Available records:
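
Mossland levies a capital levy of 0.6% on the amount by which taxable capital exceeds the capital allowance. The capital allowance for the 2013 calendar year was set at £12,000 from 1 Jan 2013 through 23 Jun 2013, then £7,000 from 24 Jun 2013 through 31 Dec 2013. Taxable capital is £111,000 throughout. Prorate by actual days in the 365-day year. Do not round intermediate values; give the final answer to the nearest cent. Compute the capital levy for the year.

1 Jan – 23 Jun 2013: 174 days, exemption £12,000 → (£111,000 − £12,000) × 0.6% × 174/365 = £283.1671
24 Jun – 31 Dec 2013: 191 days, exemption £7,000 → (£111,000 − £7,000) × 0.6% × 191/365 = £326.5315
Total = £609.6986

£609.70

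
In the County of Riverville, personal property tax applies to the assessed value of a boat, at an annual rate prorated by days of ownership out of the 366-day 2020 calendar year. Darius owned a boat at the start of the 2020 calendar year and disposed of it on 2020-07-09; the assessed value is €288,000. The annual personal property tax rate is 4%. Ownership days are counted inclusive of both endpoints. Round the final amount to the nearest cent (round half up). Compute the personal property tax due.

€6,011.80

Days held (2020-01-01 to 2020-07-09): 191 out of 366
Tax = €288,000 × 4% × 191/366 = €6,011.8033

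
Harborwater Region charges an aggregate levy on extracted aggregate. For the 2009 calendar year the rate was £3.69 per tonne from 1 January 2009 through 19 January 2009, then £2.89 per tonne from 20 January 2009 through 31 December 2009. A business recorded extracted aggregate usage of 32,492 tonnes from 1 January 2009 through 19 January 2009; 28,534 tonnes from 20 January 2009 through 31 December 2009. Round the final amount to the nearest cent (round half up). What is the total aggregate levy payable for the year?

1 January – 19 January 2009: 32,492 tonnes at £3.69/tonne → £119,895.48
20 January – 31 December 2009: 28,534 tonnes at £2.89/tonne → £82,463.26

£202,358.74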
--
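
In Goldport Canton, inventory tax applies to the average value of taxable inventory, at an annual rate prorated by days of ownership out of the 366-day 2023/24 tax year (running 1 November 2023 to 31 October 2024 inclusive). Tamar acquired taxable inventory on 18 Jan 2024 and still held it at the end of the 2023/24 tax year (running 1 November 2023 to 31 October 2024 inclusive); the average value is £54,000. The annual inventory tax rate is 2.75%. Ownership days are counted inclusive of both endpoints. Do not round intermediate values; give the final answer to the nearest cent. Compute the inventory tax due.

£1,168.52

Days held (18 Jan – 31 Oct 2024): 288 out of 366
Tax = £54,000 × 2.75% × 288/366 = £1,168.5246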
---
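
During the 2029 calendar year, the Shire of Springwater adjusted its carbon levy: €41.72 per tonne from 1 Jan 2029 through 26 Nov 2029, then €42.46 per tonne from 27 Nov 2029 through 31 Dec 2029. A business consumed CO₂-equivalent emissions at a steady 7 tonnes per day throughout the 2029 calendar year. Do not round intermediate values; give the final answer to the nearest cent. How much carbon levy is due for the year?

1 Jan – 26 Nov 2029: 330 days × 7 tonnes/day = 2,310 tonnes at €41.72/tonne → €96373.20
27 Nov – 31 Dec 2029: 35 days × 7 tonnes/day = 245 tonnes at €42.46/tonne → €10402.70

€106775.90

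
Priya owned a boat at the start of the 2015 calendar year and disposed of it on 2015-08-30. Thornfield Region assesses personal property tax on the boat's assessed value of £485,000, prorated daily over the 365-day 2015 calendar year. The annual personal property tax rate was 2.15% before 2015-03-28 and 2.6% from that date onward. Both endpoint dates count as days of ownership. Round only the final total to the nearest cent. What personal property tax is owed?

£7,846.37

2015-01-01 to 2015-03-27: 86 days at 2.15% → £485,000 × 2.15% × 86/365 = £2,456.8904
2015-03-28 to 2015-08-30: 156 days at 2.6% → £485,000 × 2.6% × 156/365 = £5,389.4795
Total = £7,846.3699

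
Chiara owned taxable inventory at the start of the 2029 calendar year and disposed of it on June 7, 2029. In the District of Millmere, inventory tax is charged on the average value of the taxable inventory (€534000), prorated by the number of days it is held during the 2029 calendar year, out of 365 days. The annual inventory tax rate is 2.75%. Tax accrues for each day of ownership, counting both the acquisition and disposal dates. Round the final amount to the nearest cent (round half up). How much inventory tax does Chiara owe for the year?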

What is needed: Would you retype exactly the lines above, from the line with "Priya owned a" to the line with "Chiara owned taxable", with both end lines kept and nothing more?

Solution:
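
Priya owned a boat at the start of the 2015 calendar year and disposed of it on 2015-08-30. Thornfield Region assesses personal property tax on the boat's assessed value of £485,000, prorated daily over the 365-day 2015 calendar year. The annual personal property tax rate was 2.15% before 2015-03-28 and 2.6% from that date onward. Both endpoint dates count as days of ownership. Round only the final total to the nearest cent. What personal property tax is owed?

£7,846.37

2015-01-01 to 2015-03-27: 86 days at 2.15% → £485,000 × 2.15% × 86/365 = £2,456.8904
2015-03-28 to 2015-08-30: 156 days at 2.6% → £485,000 × 2.6% × 156/365 = £5,389.4795
Total = £7,846.3699

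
Chiara owned taxable inventory at the start of the 2029 calendar year and disposed of it on June 7, 2029. In the District of Millmere, inventory tax is charged on the average value of the taxable inventory (€534000), prorated by the number of days it is held during the 2029 calendar year, out of 365 days. The annual inventory tax rate is 2.75%. Tax accrues for each day of ownership, counting both the acquisition and disposal dates. Round the final amount to the nearest cent (round half up). How much inventory tax does Chiara owe for the year?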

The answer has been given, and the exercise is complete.